Each of the following records is to be output exactly.

↓

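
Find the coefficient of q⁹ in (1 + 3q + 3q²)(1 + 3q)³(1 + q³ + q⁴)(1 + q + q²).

(1 + 3q + 3q²) has coefficients 1,3,3 for degrees 0…2.
(1 + 3q)³ has coefficients 1,9,27,27,0,0,0,0,0,0 for degrees 0…9.
Multiplying by (1 + q³ + q⁴) gives running coefficients 1,9,27,28,10,36,54,27,0,0 for degrees 0…9.
Finally multiplying by (1 + q + q²), the product of all factors after the first has coefficients 1,10,37,64,65,74,100,117,81,27 for degrees 0…9.
[q⁹] = 1·27 + 3·81 + 3·117 = 621.

621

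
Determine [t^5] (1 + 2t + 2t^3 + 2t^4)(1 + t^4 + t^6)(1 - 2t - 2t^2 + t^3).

(1 + 2t + 2t^3 + 2t^4) has coefficients 1,2,0,2,2 for degrees 0…4.
(1 + t^4 + t^6) has coefficients 1,0,0,0,1,0 for degrees 0…5.
Finally multiplying by (1 - 2t - 2t^2 + t^3), the product of all factors after the first has coefficients 1,-2,-2,1,1,-2 for degrees 0…5.
[t^5] = 1·(-2) + 2·1 + 2·(-2) + 2·(-2) = -8.

-8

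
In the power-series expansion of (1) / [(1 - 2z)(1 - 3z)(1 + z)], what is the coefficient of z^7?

4750

The denominator gives the recurrence a_n = 4a_(n−1) − a_(n−2) − 6a_(n−3) for n ≥ 3; the numerator fixes a_0 = 1, a_1 = 4, a_2 = 15.
Iterating: 1, 4, 15, 50, 161, 504, 1555, 4750, so a_7 = 4750.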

↑

RESPONSE TO THE TASK:
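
Find the coefficient of q⁹ in (1 + 3q + 3q²)(1 + 3q)³(1 + q³ + q⁴)(1 + q + q²).

(1 + 3q + 3q²) has coefficients 1,3,3 for degrees 0…2.
(1 + 3q)³ has coefficients 1,9,27,27,0,0,0,0,0,0 for degrees 0…9.
Multiplying by (1 + q³ + q⁴) gives running coefficients 1,9,27,28,10,36,54,27,0,0 for degrees 0…9.
Finally multiplying by (1 + q + q²), the product of all factors after the first has coefficients 1,10,37,64,65,74,100,117,81,27 for degrees 0…9.
[q⁹] = 1·27 + 3·81 + 3·117 = 621.

621

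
Determine [t^5] (1 + 2t + 2t^3 + 2t^4)(1 + t^4 + t^6)(1 - 2t - 2t^2 + t^3).

(1 + 2t + 2t^3 + 2t^4) has coefficients 1,2,0,2,2 for degrees 0…4.
(1 + t^4 + t^6) has coefficients 1,0,0,0,1,0 for degrees 0…5.
Finally multiplying by (1 - 2t - 2t^2 + t^3), the product of all factors after the first has coefficients 1,-2,-2,1,1,-2 for degrees 0…5.
[t^5] = 1·(-2) + 2·1 + 2·(-2) + 2·(-2) = -8.

-8

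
In the power-series expansion of (1) / [(1 - 2z)(1 - 3z)(1 + z)], what is the coefficient of z^7?

4750

The denominator gives the recurrence a_n = 4a_(n−1) − a_(n−2) − 6a_(n−3) for n ≥ 3; the numerator fixes a_0 = 1, a_1 = 4, a_2 = 15.
Iterating: 1, 4, 15, 50, 161, 504, 1555, 4750, so a_7 = 4750.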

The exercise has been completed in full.